┏━━

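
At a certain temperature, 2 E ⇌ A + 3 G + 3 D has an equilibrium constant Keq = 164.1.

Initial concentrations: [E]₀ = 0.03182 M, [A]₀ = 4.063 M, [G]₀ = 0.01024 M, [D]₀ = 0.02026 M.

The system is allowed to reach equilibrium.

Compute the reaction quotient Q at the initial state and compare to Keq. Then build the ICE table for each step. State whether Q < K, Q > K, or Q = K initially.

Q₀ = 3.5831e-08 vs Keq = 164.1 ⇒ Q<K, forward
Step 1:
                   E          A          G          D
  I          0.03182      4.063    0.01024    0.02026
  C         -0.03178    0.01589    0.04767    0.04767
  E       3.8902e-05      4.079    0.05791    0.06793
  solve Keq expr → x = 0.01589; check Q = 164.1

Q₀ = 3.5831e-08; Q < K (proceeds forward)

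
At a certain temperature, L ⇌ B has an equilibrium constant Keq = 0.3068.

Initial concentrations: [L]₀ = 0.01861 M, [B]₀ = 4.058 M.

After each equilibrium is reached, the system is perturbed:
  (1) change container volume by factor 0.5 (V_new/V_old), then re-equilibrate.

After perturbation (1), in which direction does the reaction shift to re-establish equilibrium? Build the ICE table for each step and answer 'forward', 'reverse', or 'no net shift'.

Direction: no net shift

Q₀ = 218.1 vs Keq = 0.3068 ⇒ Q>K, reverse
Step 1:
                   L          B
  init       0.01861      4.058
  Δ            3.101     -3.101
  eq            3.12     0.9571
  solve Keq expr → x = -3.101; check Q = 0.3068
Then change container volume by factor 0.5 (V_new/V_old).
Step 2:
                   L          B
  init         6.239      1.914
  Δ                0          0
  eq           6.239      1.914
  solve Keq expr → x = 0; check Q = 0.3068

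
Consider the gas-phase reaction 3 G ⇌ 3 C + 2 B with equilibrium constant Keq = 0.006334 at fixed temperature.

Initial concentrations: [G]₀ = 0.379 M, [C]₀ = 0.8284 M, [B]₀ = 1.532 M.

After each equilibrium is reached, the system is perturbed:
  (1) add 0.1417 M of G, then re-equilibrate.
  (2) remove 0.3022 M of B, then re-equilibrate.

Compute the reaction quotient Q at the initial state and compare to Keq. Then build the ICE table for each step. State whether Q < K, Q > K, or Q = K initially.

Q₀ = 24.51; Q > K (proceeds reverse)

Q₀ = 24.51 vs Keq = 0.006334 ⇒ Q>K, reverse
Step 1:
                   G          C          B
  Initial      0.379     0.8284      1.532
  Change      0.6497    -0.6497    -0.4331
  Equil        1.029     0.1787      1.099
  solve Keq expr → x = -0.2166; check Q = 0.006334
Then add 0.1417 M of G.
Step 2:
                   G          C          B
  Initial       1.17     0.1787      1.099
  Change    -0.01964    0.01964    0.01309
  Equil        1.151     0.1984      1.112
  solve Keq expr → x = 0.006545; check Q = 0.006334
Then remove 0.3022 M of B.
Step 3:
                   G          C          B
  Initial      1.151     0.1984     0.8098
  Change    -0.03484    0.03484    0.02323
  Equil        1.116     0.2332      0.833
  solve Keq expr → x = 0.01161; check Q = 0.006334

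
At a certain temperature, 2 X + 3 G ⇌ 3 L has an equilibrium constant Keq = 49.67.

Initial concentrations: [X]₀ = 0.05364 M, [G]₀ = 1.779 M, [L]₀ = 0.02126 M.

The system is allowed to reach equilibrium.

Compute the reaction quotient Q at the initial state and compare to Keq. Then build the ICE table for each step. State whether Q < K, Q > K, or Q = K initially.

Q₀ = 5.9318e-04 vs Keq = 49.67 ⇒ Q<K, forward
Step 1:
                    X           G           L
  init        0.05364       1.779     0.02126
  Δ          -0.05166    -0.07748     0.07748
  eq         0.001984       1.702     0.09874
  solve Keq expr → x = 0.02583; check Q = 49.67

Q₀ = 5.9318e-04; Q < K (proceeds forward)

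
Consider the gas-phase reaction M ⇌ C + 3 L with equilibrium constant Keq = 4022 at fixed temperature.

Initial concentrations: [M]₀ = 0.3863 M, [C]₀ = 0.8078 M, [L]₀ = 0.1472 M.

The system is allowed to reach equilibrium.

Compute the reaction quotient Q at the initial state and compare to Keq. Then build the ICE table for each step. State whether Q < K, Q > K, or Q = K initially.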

┗━━

■ Aim of the exercise ■
Please work out how many lines of the listing hold the word "fixed" and reply with only that number.

■ Solution to this problem ■
2